▸ **WHAT YOU ARE ASKED TO DO**
With spelling and spacing unchanged, write out each line of the material.

# # # # # # #

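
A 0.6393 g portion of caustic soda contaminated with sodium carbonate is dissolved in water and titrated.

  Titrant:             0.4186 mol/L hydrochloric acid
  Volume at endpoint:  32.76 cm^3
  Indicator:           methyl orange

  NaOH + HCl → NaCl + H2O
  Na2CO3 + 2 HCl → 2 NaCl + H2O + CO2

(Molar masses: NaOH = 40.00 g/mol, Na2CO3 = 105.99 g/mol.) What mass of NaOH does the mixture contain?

n(HCl) = 0.03276 × 0.4186 = 0.01371 mol
Let x = n(NaOH), y = n(Na2CO3).
Titrant: 1x + 2y = 0.01371;  mass: 40.00x + 105.99y = 0.6393
Solving, x = 6.729 × 10^-3 mol, y = 3.492 × 10^-3 mol
mass of NaOH = 6.729 × 10^-3 × 40.00 = 0.2691 g

0.2691 g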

# # # # # # #

▸ **EXERCISE RESULT**
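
A 0.6393 g portion of caustic soda contaminated with sodium carbonate is dissolved in water and titrated.

  Titrant:             0.4186 mol/L hydrochloric acid
  Volume at endpoint:  32.76 cm^3
  Indicator:           methyl orange

  NaOH + HCl → NaCl + H2O
  Na2CO3 + 2 HCl → 2 NaCl + H2O + CO2

(Molar masses: NaOH = 40.00 g/mol, Na2CO3 = 105.99 g/mol.) What mass of NaOH does the mixture contain?

n(HCl) = 0.03276 × 0.4186 = 0.01371 mol
Let x = n(NaOH), y = n(Na2CO3).
Titrant: 1x + 2y = 0.01371;  mass: 40.00x + 105.99y = 0.6393
Solving, x = 6.729 × 10^-3 mol, y = 3.492 × 10^-3 mol
mass of NaOH = 6.729 × 10^-3 × 40.00 = 0.2691 g

0.2691 g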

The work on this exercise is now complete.